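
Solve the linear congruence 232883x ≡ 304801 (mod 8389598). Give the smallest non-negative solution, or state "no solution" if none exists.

874615

First find gcd(232883, 8389598):
8389598 = 36·232883 + 5810
232883 = 40·5810 + 483
5810 = 12·483 + 14
483 = 34·14 + 7
14 = 2·7 + 0
gcd = 7 and 7 | 304801, so solutions exist. Divide through by 7: 33269x ≡ 43543 (mod 1198514).
Now find 33269⁻¹ mod 1198514:
1198514 = 36*33269 + 830
33269 = 40*830 + 69
830 = 12*69 + 2
69 = 34*2 + 1
2 = 2*1 + 0
Back-substitute:
1 = 69 − 34·2
1 = −34·830 + 409·69
1 = 409·33269 − 16394·830
1 = −16394·1198514 + 590593·33269
So 33269⁻¹ ≡ 590593 (mod 1198514).
Then x ≡ 590593·43543 ≡ 874615 (mod 1198514); the smallest non-negative solution is x = 874615.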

::::::::::

Goal of the exercise: Your reply must consist of the entire listing, repeated word for word.

Solution for this exercise:
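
Solve the linear congruence 232883x ≡ 304801 (mod 8389598). Give the smallest non-negative solution, or state "no solution" if none exists.

874615

First find gcd(232883, 8389598):
8389598 = 36·232883 + 5810
232883 = 40·5810 + 483
5810 = 12·483 + 14
483 = 34·14 + 7
14 = 2·7 + 0
gcd = 7 and 7 | 304801, so solutions exist. Divide through by 7: 33269x ≡ 43543 (mod 1198514).
Now find 33269⁻¹ mod 1198514:
1198514 = 36*33269 + 830
33269 = 40*830 + 69
830 = 12*69 + 2
69 = 34*2 + 1
2 = 2*1 + 0
Back-substitute:
1 = 69 − 34·2
1 = −34·830 + 409·69
1 = 409·33269 − 16394·830
1 = −16394·1198514 + 590593·33269
So 33269⁻¹ ≡ 590593 (mod 1198514).
Then x ≡ 590593·43543 ≡ 874615 (mod 1198514); the smallest non-negative solution is x = 874615.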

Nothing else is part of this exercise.